(Collected data entries)

_ _ _ _ _

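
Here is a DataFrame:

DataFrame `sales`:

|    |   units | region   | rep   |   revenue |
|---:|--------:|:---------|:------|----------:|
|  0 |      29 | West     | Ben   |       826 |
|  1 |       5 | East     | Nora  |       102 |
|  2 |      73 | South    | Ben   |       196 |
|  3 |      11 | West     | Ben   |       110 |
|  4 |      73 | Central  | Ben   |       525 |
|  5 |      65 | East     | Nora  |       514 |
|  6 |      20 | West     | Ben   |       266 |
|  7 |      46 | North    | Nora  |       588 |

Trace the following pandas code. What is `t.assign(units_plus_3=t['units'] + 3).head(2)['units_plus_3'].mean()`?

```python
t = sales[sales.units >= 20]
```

54.0

filter rows where units >= 20:
   units   region   rep  revenue
0     29     West   Ben      826
2     73    South   Ben      196
4     73  Central   Ben      525
5     65     East  Nora      514
6     20     West   Ben      266
7     46    North  Nora      588
add column units_plus_3 = t['units'] + 3:
   units   region   rep  revenue  units_plus_3
0     29     West   Ben      826            32
2     73    South   Ben      196            76
4     73  Central   Ben      525            76
5     65     East  Nora      514            68
6     20     West   Ben      266            23
7     46    North  Nora      588            49
take first 2 rows:
   units region  rep  revenue  units_plus_3
0     29   West  Ben      826            32
2     73  South  Ben      196            76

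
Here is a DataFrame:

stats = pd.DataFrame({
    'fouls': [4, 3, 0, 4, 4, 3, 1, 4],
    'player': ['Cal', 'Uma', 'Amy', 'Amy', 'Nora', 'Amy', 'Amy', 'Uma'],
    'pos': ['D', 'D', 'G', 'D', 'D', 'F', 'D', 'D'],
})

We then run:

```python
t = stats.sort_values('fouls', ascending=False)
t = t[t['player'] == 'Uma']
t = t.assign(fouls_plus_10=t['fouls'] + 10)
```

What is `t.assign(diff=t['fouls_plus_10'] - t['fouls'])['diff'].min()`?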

_ _ _ _ _

Assignment |
What are the lines above that hold the string "stats"? Copy them.

Reply to the task |
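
stats = pd.DataFrame({
t = stats.sort_values('fouls', ascending=False)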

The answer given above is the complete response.